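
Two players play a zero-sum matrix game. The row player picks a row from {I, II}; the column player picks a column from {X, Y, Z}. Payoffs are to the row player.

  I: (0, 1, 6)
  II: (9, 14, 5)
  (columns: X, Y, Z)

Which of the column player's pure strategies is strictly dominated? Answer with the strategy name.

X holds the row player's payoff strictly below Y in every row: 0 < 1, 9 < 14.
So Y is strictly dominated for the column player.

Y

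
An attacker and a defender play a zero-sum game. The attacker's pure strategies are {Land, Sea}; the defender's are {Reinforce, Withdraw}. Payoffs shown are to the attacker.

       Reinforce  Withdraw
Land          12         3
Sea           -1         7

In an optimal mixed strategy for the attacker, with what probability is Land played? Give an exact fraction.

8/17

Row minima: Land → 3, Sea → -1; maximin = 3.
Column maxima: Reinforce → 12, Withdraw → 7; minimax = 7.
3 ≠ 7, so there is no saddle point; optimal play is mixed.
Let the attacker play Land with probability p. Expected payoff against Reinforce: 12p + (-1)(1−p) = 13p − 1; against Withdraw: 3p + 7(1−p) = −4p + 7.
Setting these equal: 13p − 1 = −4p + 7 ⇒ 17p = 8 ⇒ p = 8/17, and the value is (13)·(8/17) − 1 = 87/17.
For the defender: with q = P(Reinforce), equating Land's and Sea's payoffs gives 9q + 3 = −8q + 7 ⇒ q = 4/17.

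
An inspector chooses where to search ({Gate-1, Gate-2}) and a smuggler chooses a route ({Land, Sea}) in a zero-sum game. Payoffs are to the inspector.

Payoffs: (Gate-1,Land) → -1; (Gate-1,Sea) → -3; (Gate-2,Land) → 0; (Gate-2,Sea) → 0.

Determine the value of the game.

Row minima: Gate-1 → -3, Gate-2 → 0; maximin = 0.
Column maxima: Land → 0, Sea → 0; minimax = 0.
Since maximin = minimax = 0, there is a saddle point and the value is 0.

0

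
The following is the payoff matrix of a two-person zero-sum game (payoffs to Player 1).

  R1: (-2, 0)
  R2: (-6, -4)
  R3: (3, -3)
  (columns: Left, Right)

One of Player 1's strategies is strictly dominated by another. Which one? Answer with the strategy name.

R2

R1 gives a strictly higher payoff than R2 against every column: -2 > -6, 0 > -4.
So R2 is strictly dominated and Player 1 never plays it.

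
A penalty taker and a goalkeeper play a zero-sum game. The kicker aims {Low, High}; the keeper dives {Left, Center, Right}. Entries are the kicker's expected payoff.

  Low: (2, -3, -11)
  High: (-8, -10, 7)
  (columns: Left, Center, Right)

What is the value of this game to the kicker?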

◆ ◆ ◆ ◆ ◆ ◆ ◆

Give every entry in the listing above again, exactly as written.

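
Two players play a zero-sum matrix game. The row player picks a row from {I, II}; the column player picks a column from {X, Y, Z}. Payoffs are to the row player.

  I: (0, 1, 6)
  II: (9, 14, 5)
  (columns: X, Y, Z)

Which of the column player's pure strategies is strictly dominated? Answer with the strategy name.

X holds the row player's payoff strictly below Y in every row: 0 < 1, 9 < 14.
So Y is strictly dominated for the column player.

Y

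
An attacker and a defender play a zero-sum game. The attacker's pure strategies are {Land, Sea}; the defender's are {Reinforce, Withdraw}. Payoffs shown are to the attacker.

       Reinforce  Withdraw
Land          12         3
Sea           -1         7

In an optimal mixed strategy for the attacker, with what probability is Land played? Give an exact fraction.

8/17

Row minima: Land → 3, Sea → -1; maximin = 3.
Column maxima: Reinforce → 12, Withdraw → 7; minimax = 7.
3 ≠ 7, so there is no saddle point; optimal play is mixed.
Let the attacker play Land with probability p. Expected payoff against Reinforce: 12p + (-1)(1−p) = 13p − 1; against Withdraw: 3p + 7(1−p) = −4p + 7.
Setting these equal: 13p − 1 = −4p + 7 ⇒ 17p = 8 ⇒ p = 8/17, and the value is (13)·(8/17) − 1 = 87/17.
For the defender: with q = P(Reinforce), equating Land's and Sea's payoffs gives 9q + 3 = −8q + 7 ⇒ q = 4/17.

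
An inspector chooses where to search ({Gate-1, Gate-2}) and a smuggler chooses a route ({Land, Sea}) in a zero-sum game. Payoffs are to the inspector.

Payoffs: (Gate-1,Land) → -1; (Gate-1,Sea) → -3; (Gate-2,Land) → 0; (Gate-2,Sea) → 0.

Determine the value of the game.

Row minima: Gate-1 → -3, Gate-2 → 0; maximin = 0.
Column maxima: Land → 0, Sea → 0; minimax = 0.
Since maximin = minimax = 0, there is a saddle point and the value is 0.

0

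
The following is the payoff matrix of a two-person zero-sum game (payoffs to Player 1).

  R1: (-2, 0)
  R2: (-6, -4)
  R3: (3, -3)
  (columns: Left, Right)

One of Player 1's strategies is strictly dominated by another. Which one? Answer with the strategy name.

R2

R1 gives a strictly higher payoff than R2 against every column: -2 > -6, 0 > -4.
So R2 is strictly dominated and Player 1 never plays it.

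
A penalty taker and a goalkeeper play a zero-sum game. The kicker aims {Low, High}; the keeper dives {Left, Center, Right}. Entries are the kicker's expected payoff.

  Low: (2, -3, -11)
  High: (-8, -10, 7)
  (columns: Left, Center, Right)

What is the value of this game to the kicker?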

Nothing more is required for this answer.